**Exercise aim**
When you reach the line containing "Art | 7 | none |" in the entries below, start writing out each line exactly, and stop after the line containing "Balance, Art |".

**Input material**
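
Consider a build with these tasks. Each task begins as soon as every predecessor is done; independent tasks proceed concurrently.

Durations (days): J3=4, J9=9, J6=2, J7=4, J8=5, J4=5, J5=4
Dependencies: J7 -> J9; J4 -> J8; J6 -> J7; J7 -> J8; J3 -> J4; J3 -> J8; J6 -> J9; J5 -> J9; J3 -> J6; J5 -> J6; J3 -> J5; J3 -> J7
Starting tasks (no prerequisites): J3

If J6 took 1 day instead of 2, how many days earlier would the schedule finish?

1

Baseline: J3→J5→J6→J7→J9 = 4+4+2+4+9 = 23 → 23 days.
J6 is on the critical path; changing it to 1 makes that path 22 days.
The critical path is still J3→J5→J6→J7→J9; finish is now 22 days.
Change in finish: 22 − 23 = -1 days.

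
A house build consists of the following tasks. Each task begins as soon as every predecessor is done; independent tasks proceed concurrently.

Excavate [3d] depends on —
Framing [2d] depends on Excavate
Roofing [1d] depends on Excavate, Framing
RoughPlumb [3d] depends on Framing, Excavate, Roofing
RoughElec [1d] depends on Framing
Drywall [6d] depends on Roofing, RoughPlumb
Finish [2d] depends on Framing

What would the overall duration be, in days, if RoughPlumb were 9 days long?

21

As given, the longest chain is Excavate→Framing→Roofing→RoughPlumb→Drywall = 3+2+1+3+6 = 15, so the finish is 15 days.
Since RoughPlumb is critical, the +6 change carries straight to that chain (now 21 days).
That remains the longest chain; total 21 days.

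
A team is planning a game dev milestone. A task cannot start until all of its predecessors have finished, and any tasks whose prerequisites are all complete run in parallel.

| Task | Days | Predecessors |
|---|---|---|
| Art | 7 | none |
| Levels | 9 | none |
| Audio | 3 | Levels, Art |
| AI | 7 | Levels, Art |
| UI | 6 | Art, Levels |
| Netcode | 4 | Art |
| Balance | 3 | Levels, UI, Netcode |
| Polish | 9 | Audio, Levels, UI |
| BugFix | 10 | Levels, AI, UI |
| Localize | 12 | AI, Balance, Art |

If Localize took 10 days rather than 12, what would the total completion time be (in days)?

Baseline: Levels→UI→Balance→Localize = 9+6+3+12 = 30 → 30 days.
Since Localize is critical, the -2 change carries straight to that chain (now 28 days).
That remains the longest chain; total 28 days.

28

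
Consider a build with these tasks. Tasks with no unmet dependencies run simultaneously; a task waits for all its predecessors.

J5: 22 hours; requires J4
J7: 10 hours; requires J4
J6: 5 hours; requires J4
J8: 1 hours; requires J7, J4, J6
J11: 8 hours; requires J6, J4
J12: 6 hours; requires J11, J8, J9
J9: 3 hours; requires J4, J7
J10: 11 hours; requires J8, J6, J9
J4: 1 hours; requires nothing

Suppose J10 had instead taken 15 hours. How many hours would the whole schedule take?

Critical path before the change: J4→J7→J9→J10 = 1+10+3+11 = 25 giving 25 hours.
J10 lies on that path, so at 15 hours the path becomes 29 hours.
That remains the longest chain; total 29 hours.

29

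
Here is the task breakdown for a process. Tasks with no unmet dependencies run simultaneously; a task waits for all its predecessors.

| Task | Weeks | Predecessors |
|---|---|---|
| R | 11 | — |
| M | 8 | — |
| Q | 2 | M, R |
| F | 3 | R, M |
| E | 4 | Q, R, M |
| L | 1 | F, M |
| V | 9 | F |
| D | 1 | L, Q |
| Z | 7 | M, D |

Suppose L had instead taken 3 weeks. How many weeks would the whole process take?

25

Baseline: R→F→L→D→Z = 11+3+1+1+7 = 23 → 23 weeks.
L lies on that path, so at 3 weeks the path becomes 25 weeks.
That remains the longest chain; total 25 weeks.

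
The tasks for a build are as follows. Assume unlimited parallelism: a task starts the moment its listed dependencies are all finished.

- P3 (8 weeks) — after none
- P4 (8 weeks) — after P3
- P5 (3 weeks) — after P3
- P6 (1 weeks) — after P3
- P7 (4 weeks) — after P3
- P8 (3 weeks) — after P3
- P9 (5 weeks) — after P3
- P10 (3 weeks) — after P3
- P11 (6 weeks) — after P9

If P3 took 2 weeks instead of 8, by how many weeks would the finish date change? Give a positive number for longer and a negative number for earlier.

Critical path before the change: P3→P9→P11 = 8+5+6 = 19 giving 19 weeks.
P3 is on the critical path; changing it to 2 makes that path 13 weeks.
The critical path is still P3→P9→P11; finish is now 13 weeks.
Change in finish: 13 − 19 = -6 weeks.

-6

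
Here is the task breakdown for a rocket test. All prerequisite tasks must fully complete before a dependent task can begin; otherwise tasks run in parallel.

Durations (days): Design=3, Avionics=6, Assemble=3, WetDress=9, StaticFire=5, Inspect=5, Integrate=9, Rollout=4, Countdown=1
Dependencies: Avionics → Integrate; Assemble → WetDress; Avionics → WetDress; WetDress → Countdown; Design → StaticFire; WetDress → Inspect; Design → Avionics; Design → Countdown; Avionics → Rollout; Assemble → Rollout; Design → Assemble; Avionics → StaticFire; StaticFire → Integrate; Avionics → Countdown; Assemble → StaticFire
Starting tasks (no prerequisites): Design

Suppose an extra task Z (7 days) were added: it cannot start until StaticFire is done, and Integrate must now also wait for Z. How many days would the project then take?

Originally the project takes 23 days.
With Z inserted, Integrate now waits for max(Avionics, StaticFire, Z).
New critical path: Design→Avionics→StaticFire→Z→Integrate = 3+6+5+7+9 = 30 ⇒ 30 days.

30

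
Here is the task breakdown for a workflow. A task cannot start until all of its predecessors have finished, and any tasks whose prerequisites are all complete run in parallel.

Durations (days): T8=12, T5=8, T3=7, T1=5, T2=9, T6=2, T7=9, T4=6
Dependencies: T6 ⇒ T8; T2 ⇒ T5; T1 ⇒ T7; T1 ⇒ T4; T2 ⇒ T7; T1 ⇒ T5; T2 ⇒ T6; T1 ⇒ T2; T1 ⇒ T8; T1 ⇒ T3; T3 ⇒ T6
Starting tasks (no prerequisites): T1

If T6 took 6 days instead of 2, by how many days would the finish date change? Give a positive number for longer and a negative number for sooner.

4

The binding path is T1→T2→T6→T8 = 5+9+2+12 = 28; finish at 28 days.
Since T6 is critical, the +4 change carries straight to that chain (now 32 days).
That remains the longest chain; total 32 days.
Change in finish: 32 − 28 = +4 days.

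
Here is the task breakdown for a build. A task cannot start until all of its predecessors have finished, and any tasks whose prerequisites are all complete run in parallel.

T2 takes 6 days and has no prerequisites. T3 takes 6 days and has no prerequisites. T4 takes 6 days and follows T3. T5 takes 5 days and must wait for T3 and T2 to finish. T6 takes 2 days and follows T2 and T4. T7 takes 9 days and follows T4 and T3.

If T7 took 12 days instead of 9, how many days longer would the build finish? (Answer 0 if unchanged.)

Critical path before the change: T3→T4→T7 = 6+6+9 = 21 giving 21 days.
T7 lies on that path, so at 12 days the path becomes 24 days.
The critical path is still T3→T4→T7; finish is now 24 days.
Change in finish: 24 − 21 = +3 days.

3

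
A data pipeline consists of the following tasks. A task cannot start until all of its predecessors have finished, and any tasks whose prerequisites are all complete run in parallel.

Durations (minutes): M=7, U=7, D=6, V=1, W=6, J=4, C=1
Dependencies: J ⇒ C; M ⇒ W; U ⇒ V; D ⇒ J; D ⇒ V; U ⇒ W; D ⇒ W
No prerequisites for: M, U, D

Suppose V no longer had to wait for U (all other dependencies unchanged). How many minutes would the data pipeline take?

13

Before: longest chain M→W = 7+6 = 13, finish 13.
Without U→V, V's earliest start moves from 7 to 6.
New critical path: M→W = 7+6 = 13 ⇒ 13 minutes.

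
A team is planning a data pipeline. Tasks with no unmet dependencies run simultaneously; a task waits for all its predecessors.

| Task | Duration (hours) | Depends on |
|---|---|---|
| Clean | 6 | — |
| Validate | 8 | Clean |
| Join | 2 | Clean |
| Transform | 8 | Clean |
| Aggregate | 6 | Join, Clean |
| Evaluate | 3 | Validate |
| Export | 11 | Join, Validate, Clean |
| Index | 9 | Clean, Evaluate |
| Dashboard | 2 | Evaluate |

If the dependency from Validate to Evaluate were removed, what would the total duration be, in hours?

With the dependency in place, Clean→Validate→Evaluate→Index = 6+8+3+9 = 26 sets the finish at 26 hours.
Without Validate→Evaluate, Evaluate's earliest start moves from 14 to 0.
New critical path: Clean→Validate→Export = 6+8+11 = 25 ⇒ 25 hours.

25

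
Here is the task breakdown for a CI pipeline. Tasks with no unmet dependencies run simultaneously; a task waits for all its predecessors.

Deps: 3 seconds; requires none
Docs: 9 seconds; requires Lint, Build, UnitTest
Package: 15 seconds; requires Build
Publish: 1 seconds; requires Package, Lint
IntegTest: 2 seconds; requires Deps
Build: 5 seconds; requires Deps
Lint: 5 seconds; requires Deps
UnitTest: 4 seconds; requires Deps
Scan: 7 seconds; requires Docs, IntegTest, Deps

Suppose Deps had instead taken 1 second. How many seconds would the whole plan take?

22

Actual critical path: Deps→Lint→Docs→Scan = 3+5+9+7 = 24 ⇒ 24 seconds.
Since Deps is critical, the -2 change carries straight to that chain (now 22 seconds).
No other chain overtakes it, so the finish is 22 seconds.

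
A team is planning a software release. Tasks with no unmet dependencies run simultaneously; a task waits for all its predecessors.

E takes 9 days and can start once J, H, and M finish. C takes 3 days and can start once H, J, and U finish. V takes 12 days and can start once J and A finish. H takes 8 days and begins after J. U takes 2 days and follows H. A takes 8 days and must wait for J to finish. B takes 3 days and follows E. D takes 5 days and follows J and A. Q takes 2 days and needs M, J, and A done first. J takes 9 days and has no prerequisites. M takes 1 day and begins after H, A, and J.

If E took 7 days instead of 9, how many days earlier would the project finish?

Critical path before the change: J→A→M→E→B = 9+8+1+9+3 = 30 giving 30 days.
E lies on that path, so at 7 days the path becomes 28 days.
New critical path: J→A→V = 9+8+12 = 29 ⇒ 29 days.
Change in finish: 29 − 30 = -1 days.

1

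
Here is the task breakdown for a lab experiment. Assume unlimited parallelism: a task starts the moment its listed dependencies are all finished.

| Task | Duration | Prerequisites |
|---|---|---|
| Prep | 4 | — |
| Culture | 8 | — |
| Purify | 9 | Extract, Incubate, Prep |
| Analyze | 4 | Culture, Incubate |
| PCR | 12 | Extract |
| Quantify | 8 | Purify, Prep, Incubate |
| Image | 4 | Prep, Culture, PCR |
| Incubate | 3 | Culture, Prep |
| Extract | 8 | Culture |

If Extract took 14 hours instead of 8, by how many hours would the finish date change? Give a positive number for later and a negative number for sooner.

Actual critical path: Culture→Extract→Purify→Quantify = 8+8+9+8 = 33 ⇒ 33 hours.
Extract lies on that path, so at 14 hours the path becomes 39 hours.
That remains the longest chain; total 39 hours.
Change in finish: 39 − 33 = +6 hours.

6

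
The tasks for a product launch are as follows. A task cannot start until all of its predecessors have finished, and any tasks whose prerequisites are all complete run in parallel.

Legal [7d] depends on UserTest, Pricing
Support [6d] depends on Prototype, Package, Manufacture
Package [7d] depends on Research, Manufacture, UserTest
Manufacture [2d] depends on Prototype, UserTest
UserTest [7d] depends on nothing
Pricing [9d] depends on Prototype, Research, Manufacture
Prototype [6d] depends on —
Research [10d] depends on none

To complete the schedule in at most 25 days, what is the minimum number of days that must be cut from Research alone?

Current finish: 26 days; target: 25.
Research is on every critical path, so each day cut from Research cuts the finish by one (this holds down to a finish of 25).
Need 26 − 25 = 1 day off Research → Research becomes 9 days, finish becomes 25.

1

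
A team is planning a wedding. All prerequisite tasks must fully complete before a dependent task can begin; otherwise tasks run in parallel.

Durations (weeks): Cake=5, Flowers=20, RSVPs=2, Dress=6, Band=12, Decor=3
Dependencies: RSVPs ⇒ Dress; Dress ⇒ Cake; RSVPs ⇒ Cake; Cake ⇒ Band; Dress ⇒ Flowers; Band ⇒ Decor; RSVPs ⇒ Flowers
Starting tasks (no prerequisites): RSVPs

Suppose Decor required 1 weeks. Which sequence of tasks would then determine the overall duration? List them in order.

RSVPs, Dress, Flowers

Actual critical path: RSVPs→Dress→Cake→Band→Decor = 2+6+5+12+3 = 28 ⇒ 28 weeks.
Since Decor is critical, the -2 change carries straight to that chain (now 26 weeks).
The binding chain switches to RSVPs→Dress→Flowers = 2+6+20 = 28; finish 28 weeks.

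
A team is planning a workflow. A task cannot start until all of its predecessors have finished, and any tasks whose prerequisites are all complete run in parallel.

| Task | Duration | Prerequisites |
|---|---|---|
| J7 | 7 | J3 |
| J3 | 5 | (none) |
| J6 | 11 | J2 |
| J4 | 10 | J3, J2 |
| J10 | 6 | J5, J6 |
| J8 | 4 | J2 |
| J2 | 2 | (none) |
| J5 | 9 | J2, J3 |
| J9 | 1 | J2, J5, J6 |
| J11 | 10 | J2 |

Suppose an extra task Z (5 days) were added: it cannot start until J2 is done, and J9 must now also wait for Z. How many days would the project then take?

20

Originally the project takes 20 days.
With Z inserted, J9 now waits for max(J2, J5, J6, Z).
New critical path: J3→J5→J10 = 5+9+6 = 20 ⇒ 20 days.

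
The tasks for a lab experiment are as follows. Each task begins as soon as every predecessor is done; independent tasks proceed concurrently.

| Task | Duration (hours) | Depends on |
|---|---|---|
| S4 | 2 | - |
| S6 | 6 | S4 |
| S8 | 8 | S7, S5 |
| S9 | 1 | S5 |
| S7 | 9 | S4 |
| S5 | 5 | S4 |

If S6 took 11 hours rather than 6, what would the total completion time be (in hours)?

Baseline: S4→S7→S8 = 2+9+8 = 19 → 19 hours.
The longest path through S6 is only 8 hours, so S6 has float 11.
No other chain overtakes it, so the finish is 19 hours.

19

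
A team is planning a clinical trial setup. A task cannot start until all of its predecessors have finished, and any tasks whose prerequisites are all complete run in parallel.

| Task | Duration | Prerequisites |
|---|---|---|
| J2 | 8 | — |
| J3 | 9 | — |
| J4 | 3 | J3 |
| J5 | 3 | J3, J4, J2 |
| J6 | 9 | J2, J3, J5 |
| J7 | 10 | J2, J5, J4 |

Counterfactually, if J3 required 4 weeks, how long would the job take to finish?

Actual critical path: J3→J4→J5→J7 = 9+3+3+10 = 25 ⇒ 25 weeks.
Since J3 is critical, the -5 change carries straight to that chain (now 20 weeks).
The binding chain switches to J2→J5→J7 = 8+3+10 = 21; finish 21 weeks.

21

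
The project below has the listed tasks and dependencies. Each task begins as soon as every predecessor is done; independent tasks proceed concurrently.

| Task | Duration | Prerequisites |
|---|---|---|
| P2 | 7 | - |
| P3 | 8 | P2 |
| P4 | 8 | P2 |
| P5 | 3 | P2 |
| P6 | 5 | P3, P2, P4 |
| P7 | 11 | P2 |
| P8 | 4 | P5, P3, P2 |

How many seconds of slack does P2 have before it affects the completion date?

0

The longest chain is P2→P3→P6 = 7+8+5 = 20; overall finish 20 seconds.
Longest path through P2: 20 seconds (earliest finish 7, latest finish 7).
Float = 20 − 20 = 0.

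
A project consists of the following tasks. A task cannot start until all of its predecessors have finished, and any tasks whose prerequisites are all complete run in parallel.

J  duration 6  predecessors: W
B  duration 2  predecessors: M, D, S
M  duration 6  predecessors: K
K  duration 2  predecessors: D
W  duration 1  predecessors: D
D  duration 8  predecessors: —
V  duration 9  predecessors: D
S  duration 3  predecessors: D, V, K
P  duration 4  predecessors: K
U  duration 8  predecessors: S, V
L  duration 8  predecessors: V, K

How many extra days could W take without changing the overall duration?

Critical path: D→V→S→U = 8+9+3+8 = 28, so the finish is 28 days.
W finishes as early as 9 and must finish by 22.
Float = 28 − 15 = 13.

13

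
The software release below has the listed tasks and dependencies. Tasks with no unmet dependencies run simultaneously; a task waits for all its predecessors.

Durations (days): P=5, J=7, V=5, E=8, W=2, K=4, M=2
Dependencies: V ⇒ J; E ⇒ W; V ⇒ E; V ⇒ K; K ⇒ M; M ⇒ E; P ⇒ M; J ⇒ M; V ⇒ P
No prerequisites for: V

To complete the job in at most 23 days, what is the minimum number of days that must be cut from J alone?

1

Current finish: 24 days; target: 23.
J is on every critical path, so each day cut from J cuts the finish by one (this holds down to a finish of 22).
Need 24 − 23 = 1 day off J → J becomes 6 days, finish becomes 23.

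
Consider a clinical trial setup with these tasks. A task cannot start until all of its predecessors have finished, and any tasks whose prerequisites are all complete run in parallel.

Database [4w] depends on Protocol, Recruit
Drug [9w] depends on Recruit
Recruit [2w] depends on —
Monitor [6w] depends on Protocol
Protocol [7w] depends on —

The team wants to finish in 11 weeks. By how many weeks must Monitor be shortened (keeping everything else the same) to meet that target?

Current finish: 13 weeks; target: 11.
Monitor is on every critical path, so each week cut from Monitor cuts the finish by one (this holds down to a finish of 11).
Need 13 − 11 = 2 weeks off Monitor → Monitor becomes 4 weeks, finish becomes 11.

2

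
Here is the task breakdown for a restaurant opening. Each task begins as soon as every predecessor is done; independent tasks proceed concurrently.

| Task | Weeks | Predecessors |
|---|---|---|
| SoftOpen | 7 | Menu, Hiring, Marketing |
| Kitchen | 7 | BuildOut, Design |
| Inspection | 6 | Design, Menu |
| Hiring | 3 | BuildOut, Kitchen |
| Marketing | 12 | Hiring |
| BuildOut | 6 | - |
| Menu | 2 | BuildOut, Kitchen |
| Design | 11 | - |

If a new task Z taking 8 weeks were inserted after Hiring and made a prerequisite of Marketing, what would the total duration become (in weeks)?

Originally the restaurant opening takes 40 weeks.
With Z inserted, Marketing now waits for max(Hiring, Z).
New critical path: Design→Kitchen→Hiring→Z→Marketing→SoftOpen = 11+7+3+8+12+7 = 48 ⇒ 48 weeks.

48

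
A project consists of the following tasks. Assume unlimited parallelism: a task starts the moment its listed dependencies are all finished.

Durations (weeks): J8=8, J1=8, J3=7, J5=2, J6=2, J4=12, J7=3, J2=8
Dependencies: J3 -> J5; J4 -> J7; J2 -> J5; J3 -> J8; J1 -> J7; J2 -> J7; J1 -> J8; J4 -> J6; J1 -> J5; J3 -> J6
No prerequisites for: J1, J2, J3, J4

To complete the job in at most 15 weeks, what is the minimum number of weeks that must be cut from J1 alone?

1

Current finish: 16 weeks; target: 15.
J1 is on every critical path, so each week cut from J1 cuts the finish by one (this holds down to a finish of 15).
Need 16 − 15 = 1 week off J1 → J1 becomes 7 weeks, finish becomes 15.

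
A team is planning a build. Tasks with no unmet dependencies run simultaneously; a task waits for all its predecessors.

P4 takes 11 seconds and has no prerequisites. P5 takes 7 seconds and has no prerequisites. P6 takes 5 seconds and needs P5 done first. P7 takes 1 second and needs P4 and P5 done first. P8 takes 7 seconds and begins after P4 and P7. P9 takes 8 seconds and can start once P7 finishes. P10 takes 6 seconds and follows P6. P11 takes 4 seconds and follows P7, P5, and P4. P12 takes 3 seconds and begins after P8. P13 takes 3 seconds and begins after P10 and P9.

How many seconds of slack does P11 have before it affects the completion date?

Critical path: P4→P7→P9→P13 = 11+1+8+3 = 23, so the finish is 23 seconds.
Longest path through P11: 16 seconds (earliest finish 16, latest finish 23).
Float = 23 − 16 = 7.

7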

**Reply**
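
| Art | 7 | none |
| Levels | 9 | none |
| Audio | 3 | Levels, Art |
| AI | 7 | Levels, Art |
| UI | 6 | Art, Levels |
| Netcode | 4 | Art |
| Balance | 3 | Levels, UI, Netcode |
| Polish | 9 | Audio, Levels, UI |
| BugFix | 10 | Levels, AI, UI |
| Localize | 12 | AI, Balance, Art |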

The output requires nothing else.